Dataset entries:
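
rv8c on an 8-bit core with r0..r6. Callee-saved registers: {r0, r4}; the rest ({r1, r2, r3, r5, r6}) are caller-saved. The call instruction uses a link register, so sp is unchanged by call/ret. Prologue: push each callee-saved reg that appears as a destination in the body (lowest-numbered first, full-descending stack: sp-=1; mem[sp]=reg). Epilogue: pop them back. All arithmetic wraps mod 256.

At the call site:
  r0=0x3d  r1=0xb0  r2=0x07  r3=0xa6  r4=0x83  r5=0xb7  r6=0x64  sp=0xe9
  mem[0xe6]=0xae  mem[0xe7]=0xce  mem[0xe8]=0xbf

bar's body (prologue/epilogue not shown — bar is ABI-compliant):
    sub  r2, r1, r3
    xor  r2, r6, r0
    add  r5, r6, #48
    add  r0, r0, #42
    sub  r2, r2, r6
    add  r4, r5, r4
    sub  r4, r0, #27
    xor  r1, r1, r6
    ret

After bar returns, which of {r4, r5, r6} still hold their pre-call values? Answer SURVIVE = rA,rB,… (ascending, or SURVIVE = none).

prologue: push r0 -> mem[0xe8]=0x3d, sp=0xe8
prologue: push r4 -> mem[0xe7]=0x83, sp=0xe7
body[0] sub  r2, r1, r3 -> r2=0x0a
body[1] xor  r2, r6, r0 -> r2=0x59
body[2] add  r5, r6, #48 -> r5=0x94
body[3] add  r0, r0, #42 -> r0=0x67
body[4] sub  r2, r2, r6 -> r2=0xf5
body[5] add  r4, r5, r4 -> r4=0x17
body[6] sub  r4, r0, #27 -> r4=0x4c
body[7] xor  r1, r1, r6 -> r1=0xd4
epilogue: pop r4=0x83, sp=0xe8
epilogue: pop r0=0x3d, sp=0xe9
r4: callee-saved, written=True
r5: caller-saved, written=True
r6: caller-saved, written=False

SURVIVE = r4,r6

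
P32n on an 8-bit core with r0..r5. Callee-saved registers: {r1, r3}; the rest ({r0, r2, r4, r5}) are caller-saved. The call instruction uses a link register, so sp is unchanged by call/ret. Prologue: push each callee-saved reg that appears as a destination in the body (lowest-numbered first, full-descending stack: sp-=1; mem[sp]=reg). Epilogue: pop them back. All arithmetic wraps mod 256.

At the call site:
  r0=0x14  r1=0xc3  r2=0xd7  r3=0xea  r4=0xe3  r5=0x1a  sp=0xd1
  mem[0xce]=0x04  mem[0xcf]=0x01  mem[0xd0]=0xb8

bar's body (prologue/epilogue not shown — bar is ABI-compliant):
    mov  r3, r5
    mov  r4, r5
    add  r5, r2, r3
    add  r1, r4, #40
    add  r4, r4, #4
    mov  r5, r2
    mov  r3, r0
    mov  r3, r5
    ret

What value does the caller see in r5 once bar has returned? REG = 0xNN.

prologue: push r1 → mem[0xd0]=0xc3, sp=0xd0
prologue: push r3 → mem[0xcf]=0xea, sp=0xcf
body[0] mov  r3, r5 → r3=0x1a
body[1] mov  r4, r5 → r4=0x1a
body[2] add  r5, r2, r3 → r5=0xf1
body[3] add  r1, r4, #40 → r1=0x42
body[4] add  r4, r4, #4 → r4=0x1e
body[5] mov  r5, r2 → r5=0xd7
body[6] mov  r3, r0 → r3=0x14
body[7] mov  r3, r5 → r3=0xd7
epilogue: pop r3=0xea, sp=0xd0
epilogue: pop r1=0xc3, sp=0xd1
r5 is caller-saved → body value

REG = 0xd7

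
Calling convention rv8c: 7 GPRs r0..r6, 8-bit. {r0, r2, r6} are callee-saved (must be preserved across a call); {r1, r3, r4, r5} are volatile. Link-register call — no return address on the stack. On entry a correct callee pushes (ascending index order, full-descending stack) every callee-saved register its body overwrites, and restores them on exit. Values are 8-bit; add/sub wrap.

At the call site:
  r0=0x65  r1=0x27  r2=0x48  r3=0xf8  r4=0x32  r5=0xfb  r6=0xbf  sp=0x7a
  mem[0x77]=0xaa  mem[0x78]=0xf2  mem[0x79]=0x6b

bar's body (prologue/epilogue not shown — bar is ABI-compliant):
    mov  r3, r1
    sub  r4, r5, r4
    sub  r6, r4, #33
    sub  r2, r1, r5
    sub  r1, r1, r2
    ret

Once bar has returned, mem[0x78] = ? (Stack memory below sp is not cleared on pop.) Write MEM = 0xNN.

prologue: push r2 → mem[0x79]=0x48, sp=0x79
prologue: push r6 → mem[0x78]=0xbf, sp=0x78
body[0] mov  r3, r1 → r3=0x27
body[1] sub  r4, r5, r4 → r4=0xc9
body[2] sub  r6, r4, #33 → r6=0xa8
body[3] sub  r2, r1, r5 → r2=0x2c
body[4] sub  r1, r1, r2 → r1=0xfb
epilogue: pop r6=0xbf, sp=0x79
epilogue: pop r2=0x48, sp=0x7a
prologue pushed ['r2', 'r6'] at ['0x79', '0x78']

MEM = 0xbf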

- [About this exercise] Would you please copy every line in the data that contains the word "each"?

- [Finished task]
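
rv8c on an 8-bit core with r0..r6. Callee-saved registers: {r0, r4}; the rest ({r1, r2, r3, r5, r6}) are caller-saved. The call instruction uses a link register, so sp is unchanged by call/ret. Prologue: push each callee-saved reg that appears as a destination in the body (lowest-numbered first, full-descending stack: sp-=1; mem[sp]=reg). Epilogue: pop them back. All arithmetic wraps mod 256.
P32n on an 8-bit core with r0..r5. Callee-saved registers: {r1, r3}; the rest ({r0, r2, r4, r5}) are caller-saved. The call instruction uses a link register, so sp is unchanged by call/ret. Prologue: push each callee-saved reg that appears as a destination in the body (lowest-numbered first, full-descending stack: sp-=1; mem[sp]=reg). Epilogue: pop them back. All arithmetic wraps mod 256.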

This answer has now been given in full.